EXERCISE GOAL:
Beginning with the line containing "Picture a flat nine-membered" and ending with the last line of the entries below, copy each line exactly and nothing else.

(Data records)
###

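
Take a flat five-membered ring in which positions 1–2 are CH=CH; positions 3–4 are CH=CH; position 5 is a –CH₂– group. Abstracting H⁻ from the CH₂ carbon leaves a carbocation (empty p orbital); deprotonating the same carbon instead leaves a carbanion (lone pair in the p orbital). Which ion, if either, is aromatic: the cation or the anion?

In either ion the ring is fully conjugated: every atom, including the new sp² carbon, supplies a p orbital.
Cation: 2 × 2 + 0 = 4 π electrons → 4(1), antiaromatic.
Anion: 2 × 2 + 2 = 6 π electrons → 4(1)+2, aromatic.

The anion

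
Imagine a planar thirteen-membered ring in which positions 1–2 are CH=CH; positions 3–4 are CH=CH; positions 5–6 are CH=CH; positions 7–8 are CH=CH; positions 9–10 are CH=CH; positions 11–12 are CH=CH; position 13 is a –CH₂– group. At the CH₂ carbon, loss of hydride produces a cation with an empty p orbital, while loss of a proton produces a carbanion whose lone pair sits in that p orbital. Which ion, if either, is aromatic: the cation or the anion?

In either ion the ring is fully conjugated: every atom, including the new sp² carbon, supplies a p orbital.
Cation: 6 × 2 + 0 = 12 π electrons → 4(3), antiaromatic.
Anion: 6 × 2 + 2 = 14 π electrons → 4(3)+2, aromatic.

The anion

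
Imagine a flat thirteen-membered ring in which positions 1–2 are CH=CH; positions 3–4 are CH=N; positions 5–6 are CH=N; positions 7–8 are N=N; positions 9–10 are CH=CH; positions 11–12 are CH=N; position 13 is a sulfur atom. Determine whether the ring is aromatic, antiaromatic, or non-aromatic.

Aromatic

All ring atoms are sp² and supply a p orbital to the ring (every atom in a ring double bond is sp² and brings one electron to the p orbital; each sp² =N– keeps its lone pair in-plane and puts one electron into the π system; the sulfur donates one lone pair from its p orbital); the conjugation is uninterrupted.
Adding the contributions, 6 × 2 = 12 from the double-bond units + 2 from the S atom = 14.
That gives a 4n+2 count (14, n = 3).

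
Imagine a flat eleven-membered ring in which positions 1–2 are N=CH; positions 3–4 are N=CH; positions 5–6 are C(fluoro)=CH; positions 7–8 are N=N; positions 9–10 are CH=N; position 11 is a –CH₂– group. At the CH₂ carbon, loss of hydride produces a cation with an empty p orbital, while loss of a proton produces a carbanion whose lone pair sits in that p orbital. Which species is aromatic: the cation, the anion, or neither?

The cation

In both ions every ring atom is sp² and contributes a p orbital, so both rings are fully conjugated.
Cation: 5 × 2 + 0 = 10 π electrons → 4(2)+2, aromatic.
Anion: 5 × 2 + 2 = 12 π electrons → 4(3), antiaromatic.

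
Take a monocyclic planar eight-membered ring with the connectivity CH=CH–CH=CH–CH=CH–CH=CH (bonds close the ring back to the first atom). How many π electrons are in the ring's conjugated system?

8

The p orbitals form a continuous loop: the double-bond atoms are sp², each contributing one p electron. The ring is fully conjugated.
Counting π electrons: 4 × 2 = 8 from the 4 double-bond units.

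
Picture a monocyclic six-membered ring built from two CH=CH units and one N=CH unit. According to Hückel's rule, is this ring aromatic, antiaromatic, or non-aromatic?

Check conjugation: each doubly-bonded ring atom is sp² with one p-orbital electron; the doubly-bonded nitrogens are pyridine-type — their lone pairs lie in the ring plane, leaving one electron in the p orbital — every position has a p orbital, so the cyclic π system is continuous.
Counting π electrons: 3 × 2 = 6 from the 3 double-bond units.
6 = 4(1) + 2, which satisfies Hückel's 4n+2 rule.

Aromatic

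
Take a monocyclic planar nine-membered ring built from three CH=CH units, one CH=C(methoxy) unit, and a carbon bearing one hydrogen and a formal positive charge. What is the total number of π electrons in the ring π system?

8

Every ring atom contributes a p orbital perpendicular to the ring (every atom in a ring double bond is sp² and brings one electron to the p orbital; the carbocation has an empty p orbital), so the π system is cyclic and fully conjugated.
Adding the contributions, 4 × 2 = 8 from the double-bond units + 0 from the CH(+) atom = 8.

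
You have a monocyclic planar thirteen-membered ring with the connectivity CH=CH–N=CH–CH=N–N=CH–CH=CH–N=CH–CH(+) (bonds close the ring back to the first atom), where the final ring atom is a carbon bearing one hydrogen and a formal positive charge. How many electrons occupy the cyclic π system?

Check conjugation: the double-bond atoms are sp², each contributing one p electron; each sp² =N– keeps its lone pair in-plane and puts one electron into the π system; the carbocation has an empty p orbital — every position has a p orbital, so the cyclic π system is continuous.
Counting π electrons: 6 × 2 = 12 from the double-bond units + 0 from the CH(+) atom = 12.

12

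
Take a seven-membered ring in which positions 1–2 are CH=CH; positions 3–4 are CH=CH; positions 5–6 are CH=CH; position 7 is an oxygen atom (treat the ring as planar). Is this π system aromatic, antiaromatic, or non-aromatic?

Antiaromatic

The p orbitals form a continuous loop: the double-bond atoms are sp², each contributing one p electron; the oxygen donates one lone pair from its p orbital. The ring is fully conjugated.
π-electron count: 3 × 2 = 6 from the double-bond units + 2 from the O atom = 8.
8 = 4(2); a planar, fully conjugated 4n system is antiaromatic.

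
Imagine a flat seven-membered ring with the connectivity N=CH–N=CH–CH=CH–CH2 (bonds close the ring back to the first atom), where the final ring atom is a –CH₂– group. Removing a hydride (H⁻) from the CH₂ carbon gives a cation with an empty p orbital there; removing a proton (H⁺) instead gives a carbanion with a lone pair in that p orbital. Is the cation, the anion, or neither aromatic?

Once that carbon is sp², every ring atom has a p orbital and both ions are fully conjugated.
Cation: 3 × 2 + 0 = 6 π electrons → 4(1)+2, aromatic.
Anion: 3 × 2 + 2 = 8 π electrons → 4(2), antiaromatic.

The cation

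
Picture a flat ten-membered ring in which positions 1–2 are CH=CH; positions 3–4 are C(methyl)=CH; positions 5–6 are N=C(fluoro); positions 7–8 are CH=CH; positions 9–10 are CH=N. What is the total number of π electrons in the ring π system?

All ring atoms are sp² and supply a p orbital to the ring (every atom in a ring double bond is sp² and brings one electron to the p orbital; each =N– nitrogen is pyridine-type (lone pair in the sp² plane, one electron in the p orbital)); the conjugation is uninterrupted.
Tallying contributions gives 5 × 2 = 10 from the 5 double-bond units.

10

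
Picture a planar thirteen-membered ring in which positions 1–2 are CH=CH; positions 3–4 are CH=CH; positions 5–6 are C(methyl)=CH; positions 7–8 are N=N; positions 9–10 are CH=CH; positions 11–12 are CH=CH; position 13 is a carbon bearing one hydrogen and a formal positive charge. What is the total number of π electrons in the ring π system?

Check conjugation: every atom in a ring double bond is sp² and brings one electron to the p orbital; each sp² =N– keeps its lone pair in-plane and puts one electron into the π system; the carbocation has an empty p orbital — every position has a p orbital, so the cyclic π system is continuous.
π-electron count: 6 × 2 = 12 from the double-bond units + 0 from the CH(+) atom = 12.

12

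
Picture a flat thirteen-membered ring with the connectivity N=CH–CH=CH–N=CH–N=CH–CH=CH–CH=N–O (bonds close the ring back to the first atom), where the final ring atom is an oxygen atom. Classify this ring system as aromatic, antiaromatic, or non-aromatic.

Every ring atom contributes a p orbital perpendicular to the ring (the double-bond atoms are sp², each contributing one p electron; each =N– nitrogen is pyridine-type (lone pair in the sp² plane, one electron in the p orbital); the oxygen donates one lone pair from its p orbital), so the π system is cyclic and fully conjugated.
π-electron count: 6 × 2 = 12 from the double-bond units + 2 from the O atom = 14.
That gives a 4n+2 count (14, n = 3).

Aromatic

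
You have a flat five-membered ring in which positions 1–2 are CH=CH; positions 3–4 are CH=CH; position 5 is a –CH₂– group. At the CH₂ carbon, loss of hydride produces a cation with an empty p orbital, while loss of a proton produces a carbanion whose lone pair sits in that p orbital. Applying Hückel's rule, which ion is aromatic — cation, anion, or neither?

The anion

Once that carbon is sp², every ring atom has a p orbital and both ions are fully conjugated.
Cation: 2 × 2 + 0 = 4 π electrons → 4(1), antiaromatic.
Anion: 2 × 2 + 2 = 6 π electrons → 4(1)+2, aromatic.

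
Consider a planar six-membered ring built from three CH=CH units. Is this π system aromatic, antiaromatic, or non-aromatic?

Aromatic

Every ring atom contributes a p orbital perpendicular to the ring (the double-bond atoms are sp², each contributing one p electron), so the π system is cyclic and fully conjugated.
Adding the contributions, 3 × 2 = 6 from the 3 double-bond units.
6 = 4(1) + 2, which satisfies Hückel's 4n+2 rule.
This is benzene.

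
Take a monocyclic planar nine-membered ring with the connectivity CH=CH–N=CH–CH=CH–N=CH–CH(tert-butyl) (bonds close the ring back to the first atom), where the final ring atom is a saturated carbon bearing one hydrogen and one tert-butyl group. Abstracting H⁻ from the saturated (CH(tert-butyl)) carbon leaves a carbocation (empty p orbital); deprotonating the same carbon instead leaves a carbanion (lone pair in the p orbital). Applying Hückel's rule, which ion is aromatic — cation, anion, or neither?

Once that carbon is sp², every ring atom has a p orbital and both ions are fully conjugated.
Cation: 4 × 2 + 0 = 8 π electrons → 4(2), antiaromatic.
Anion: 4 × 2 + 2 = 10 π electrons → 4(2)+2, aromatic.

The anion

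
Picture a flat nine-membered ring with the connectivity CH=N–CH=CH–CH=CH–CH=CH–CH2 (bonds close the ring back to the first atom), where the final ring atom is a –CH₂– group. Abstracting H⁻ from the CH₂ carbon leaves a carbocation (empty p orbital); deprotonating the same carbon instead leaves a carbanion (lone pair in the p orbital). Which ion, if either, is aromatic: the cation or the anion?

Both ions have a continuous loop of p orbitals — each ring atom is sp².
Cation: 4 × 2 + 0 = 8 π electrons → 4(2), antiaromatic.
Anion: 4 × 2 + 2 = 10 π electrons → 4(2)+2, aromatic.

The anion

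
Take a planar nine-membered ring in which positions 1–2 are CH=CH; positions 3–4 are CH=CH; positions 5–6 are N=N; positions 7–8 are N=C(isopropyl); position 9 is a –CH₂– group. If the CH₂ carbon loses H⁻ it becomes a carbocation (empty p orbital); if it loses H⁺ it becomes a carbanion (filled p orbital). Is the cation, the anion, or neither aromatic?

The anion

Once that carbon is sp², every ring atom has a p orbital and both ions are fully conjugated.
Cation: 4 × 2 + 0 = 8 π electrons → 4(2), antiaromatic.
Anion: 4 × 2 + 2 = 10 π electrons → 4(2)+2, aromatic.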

###

TASK OUTPUT:
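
Picture a flat nine-membered ring with the connectivity CH=N–CH=CH–CH=CH–CH=CH–CH2 (bonds close the ring back to the first atom), where the final ring atom is a –CH₂– group. Abstracting H⁻ from the CH₂ carbon leaves a carbocation (empty p orbital); deprotonating the same carbon instead leaves a carbanion (lone pair in the p orbital). Which ion, if either, is aromatic: the cation or the anion?

Both ions have a continuous loop of p orbitals — each ring atom is sp².
Cation: 4 × 2 + 0 = 8 π electrons → 4(2), antiaromatic.
Anion: 4 × 2 + 2 = 10 π electrons → 4(2)+2, aromatic.

The anion

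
Take a planar nine-membered ring in which positions 1–2 are CH=CH; positions 3–4 are CH=CH; positions 5–6 are N=N; positions 7–8 are N=C(isopropyl); position 9 is a –CH₂– group. If the CH₂ carbon loses H⁻ it becomes a carbocation (empty p orbital); if it loses H⁺ it becomes a carbanion (filled p orbital). Is the cation, the anion, or neither aromatic?

The anion

Once that carbon is sp², every ring atom has a p orbital and both ions are fully conjugated.
Cation: 4 × 2 + 0 = 8 π electrons → 4(2), antiaromatic.
Anion: 4 × 2 + 2 = 10 π electrons → 4(2)+2, aromatic.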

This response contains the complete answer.